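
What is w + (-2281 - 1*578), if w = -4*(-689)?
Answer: -103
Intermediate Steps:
w = 2756
w + (-2281 - 1*578) = 2756 + (-2281 - 1*578) = 2756 + (-2281 - 578) = 2756 - 2859 = -103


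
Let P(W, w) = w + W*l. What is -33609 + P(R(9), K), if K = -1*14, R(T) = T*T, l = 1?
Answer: -33542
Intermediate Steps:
R(T) = T²
K = -14
P(W, w) = W + w (P(W, w) = w + W*1 = w + W = W + w)
-33609 + P(R(9), K) = -33609 + (9² - 14) = -33609 + (81 - 14) = -33609 + 67 = -33542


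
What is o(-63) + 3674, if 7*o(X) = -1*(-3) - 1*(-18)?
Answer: 3677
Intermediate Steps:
o(X) = 3 (o(X) = (-1*(-3) - 1*(-18))/7 = (3 + 18)/7 = (⅐)*21 = 3)
o(-63) + 3674 = 3 + 3674 = 3677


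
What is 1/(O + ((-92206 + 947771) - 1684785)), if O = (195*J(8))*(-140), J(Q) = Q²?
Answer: -1/2576420 ≈ -3.8814e-7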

################

• YOUR TASK: Print from the line containing "What is 1/(O" to the last line above, exactly as written.

• WRITTEN ANSWER:
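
What is 1/(O + ((-92206 + 947771) - 1684785)), if O = (195*J(8))*(-140), J(Q) = Q²?
Answer: -1/2576420 ≈ -3.8814e-7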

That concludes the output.